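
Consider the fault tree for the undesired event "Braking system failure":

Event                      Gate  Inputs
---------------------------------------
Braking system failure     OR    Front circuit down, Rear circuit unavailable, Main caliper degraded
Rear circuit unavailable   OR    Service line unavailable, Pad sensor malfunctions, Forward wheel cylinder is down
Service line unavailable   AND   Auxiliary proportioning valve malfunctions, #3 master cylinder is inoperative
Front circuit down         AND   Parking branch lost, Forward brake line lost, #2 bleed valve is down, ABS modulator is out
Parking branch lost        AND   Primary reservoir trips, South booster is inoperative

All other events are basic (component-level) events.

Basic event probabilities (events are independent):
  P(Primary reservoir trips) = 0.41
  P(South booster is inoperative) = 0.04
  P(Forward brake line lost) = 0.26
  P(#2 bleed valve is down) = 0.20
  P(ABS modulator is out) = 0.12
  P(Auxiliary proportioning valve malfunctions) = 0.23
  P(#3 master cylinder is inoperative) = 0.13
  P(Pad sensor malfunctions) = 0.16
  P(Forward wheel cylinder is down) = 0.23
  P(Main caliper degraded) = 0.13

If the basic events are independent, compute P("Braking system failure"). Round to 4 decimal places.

P(Parking branch lost) [AND] = 0.41 × 0.04 = 0.016400
P(Front circuit down) [AND] = 0.016400 × 0.26 × 0.20 × 0.12 = 0.000102
P(Service line unavailable) [AND] = 0.23 × 0.13 = 0.029900
P(Rear circuit unavailable) [OR] = 1 − (1−0.029900) × (1−0.16) × (1−0.23) = 0.372539
P(Braking system failure) [OR] = 1 − (1−0.000102) × (1−0.372539) × (1−0.13) = 0.454165
Rounded to 4 decimal places: P(Braking system failure) ≈ 0.4542.

0.4542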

* _DIRECTIONS_: Copy out each line of the records that holds the string "malfunctions".

* _EXERCISE RESPONSE_:
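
Rear circuit unavailable   OR    Service line unavailable, Pad sensor malfunctions, Forward wheel cylinder is down
Service line unavailable   AND   Auxiliary proportioning valve malfunctions, #3 master cylinder is inoperative
  P(Auxiliary proportioning valve malfunctions) = 0.23
  P(Pad sensor malfunctions) = 0.16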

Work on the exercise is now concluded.